[Start of section]
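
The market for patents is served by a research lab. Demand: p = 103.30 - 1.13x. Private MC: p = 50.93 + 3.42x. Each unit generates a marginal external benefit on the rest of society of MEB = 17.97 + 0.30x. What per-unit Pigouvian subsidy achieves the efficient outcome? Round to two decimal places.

subsidy = 22.94 per unit

Social marginal cost = private MC − MEB = 32.96 + 3.12x.
Set SMC = demand: 32.96 + 3.12x = 103.30 - 1.13x → x* = 16.5506.
The Pigouvian subsidy equals MEB at x*: 17.97 + 0.30×16.5506 = 22.9352.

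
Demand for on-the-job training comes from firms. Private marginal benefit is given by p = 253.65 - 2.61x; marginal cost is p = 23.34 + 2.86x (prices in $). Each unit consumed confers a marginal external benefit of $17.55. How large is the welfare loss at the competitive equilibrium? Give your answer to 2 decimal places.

DWL = $28.15

Market equilibrium (private): 23.34 + 2.86x = 253.65 - 2.61x → x_m = 42.1042.
Social marginal benefit = demand + MEB = 271.20 - 2.61x.
Set SMB = MC: 271.20 - 2.61x = 23.34 + 2.86x → x* = 45.3126.
The loss is the area between SMB and MC from x* to x_m; with linear curves that's a triangle of height MEB(x_m).
DWL = ½ × 3.2084 × 17.5500 = 28.1537.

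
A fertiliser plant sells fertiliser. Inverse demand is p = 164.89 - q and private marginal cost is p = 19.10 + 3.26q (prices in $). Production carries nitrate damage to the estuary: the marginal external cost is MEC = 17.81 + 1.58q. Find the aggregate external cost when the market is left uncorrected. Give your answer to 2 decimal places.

Market equilibrium (private): 19.10 + 3.26q = 164.89 - q → q_m = 34.2230.
Total external cost = ∫₀^{q_m} (17.81 + 1.58q) dq = 17.81×34.2230 + ½×1.58×34.2230² = 1534.7705.

$1534.77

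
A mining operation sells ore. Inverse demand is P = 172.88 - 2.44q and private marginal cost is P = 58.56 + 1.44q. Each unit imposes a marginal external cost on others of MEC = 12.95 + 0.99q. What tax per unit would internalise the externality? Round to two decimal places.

Social marginal cost = private MC + MEC = 71.51 + 2.43q.
Set SMC = demand: 71.51 + 2.43q = 172.88 - 2.44q → q* = 20.8152.
The Pigouvian tax equals MEC at q*: 12.95 + 0.99×20.8152 = 33.5570.

tax = 33.56 per unit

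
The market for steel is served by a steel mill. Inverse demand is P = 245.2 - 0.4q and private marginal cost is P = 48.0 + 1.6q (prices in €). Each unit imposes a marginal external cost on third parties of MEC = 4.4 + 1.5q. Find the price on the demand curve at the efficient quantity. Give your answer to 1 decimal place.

Social marginal cost = private MC + MEC = 52.4 + 3.1q.
Set SMC = demand: 52.4 + 3.1q = 245.2 - 0.4q → q* = 55.0857.
Consumer price on the demand curve at q*: 245.2 − 0.4×55.0857 = 223.1657.

P = €223.2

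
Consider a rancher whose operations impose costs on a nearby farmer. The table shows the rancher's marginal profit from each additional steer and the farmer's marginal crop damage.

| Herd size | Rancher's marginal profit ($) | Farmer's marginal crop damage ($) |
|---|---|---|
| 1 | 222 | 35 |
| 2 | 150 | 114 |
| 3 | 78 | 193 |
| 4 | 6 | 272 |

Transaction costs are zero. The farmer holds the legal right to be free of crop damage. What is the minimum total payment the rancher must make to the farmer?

Efficient level: marginal profit ≥ marginal crop damage through level 2, so k* = 2.
With the farmer holding the right, the rancher must at least compensate total damage at k*: 35 + 114 = 149.

$149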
[End of section]
* Exercise goal
Retype the entire listing exactly.

* Answer for this exercise
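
The market for patents is served by a research lab. Demand: p = 103.30 - 1.13x. Private MC: p = 50.93 + 3.42x. Each unit generates a marginal external benefit on the rest of society of MEB = 17.97 + 0.30x. What per-unit Pigouvian subsidy achieves the efficient outcome? Round to two decimal places.

subsidy = 22.94 per unit

Social marginal cost = private MC − MEB = 32.96 + 3.12x.
Set SMC = demand: 32.96 + 3.12x = 103.30 - 1.13x → x* = 16.5506.
The Pigouvian subsidy equals MEB at x*: 17.97 + 0.30×16.5506 = 22.9352.

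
Demand for on-the-job training comes from firms. Private marginal benefit is given by p = 253.65 - 2.61x; marginal cost is p = 23.34 + 2.86x (prices in $). Each unit consumed confers a marginal external benefit of $17.55. How large is the welfare loss at the competitive equilibrium? Give your answer to 2 decimal places.

DWL = $28.15

Market equilibrium (private): 23.34 + 2.86x = 253.65 - 2.61x → x_m = 42.1042.
Social marginal benefit = demand + MEB = 271.20 - 2.61x.
Set SMB = MC: 271.20 - 2.61x = 23.34 + 2.86x → x* = 45.3126.
The loss is the area between SMB and MC from x* to x_m; with linear curves that's a triangle of height MEB(x_m).
DWL = ½ × 3.2084 × 17.5500 = 28.1537.

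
A fertiliser plant sells fertiliser. Inverse demand is p = 164.89 - q and private marginal cost is p = 19.10 + 3.26q (prices in $). Production carries nitrate damage to the estuary: the marginal external cost is MEC = 17.81 + 1.58q. Find the aggregate external cost when the market is left uncorrected. Give your answer to 2 decimal places.

Market equilibrium (private): 19.10 + 3.26q = 164.89 - q → q_m = 34.2230.
Total external cost = ∫₀^{q_m} (17.81 + 1.58q) dq = 17.81×34.2230 + ½×1.58×34.2230² = 1534.7705.

$1534.77

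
A mining operation sells ore. Inverse demand is P = 172.88 - 2.44q and private marginal cost is P = 58.56 + 1.44q. Each unit imposes a marginal external cost on others of MEC = 12.95 + 0.99q. What tax per unit would internalise the externality? Round to two decimal places.

Social marginal cost = private MC + MEC = 71.51 + 2.43q.
Set SMC = demand: 71.51 + 2.43q = 172.88 - 2.44q → q* = 20.8152.
The Pigouvian tax equals MEC at q*: 12.95 + 0.99×20.8152 = 33.5570.

tax = 33.56 per unit

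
The market for steel is served by a steel mill. Inverse demand is P = 245.2 - 0.4q and private marginal cost is P = 48.0 + 1.6q (prices in €). Each unit imposes a marginal external cost on third parties of MEC = 4.4 + 1.5q. Find the price on the demand curve at the efficient quantity. Give your answer to 1 decimal place.

Social marginal cost = private MC + MEC = 52.4 + 3.1q.
Set SMC = demand: 52.4 + 3.1q = 245.2 - 0.4q → q* = 55.0857.
Consumer price on the demand curve at q*: 245.2 − 0.4×55.0857 = 223.1657.

P = €223.2

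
Consider a rancher whose operations impose costs on a nearby farmer. The table shows the rancher's marginal profit from each additional steer and the farmer's marginal crop damage.

| Herd size | Rancher's marginal profit ($) | Farmer's marginal crop damage ($) |
|---|---|---|
| 1 | 222 | 35 |
| 2 | 150 | 114 |
| 3 | 78 | 193 |
| 4 | 6 | 272 |

Transaction costs are zero. The farmer holds the legal right to be free of crop damage. What is the minimum total payment the rancher must make to the farmer?

Efficient level: marginal profit ≥ marginal crop damage through level 2, so k* = 2.
With the farmer holding the right, the rancher must at least compensate total damage at k*: 35 + 114 = 149.

$149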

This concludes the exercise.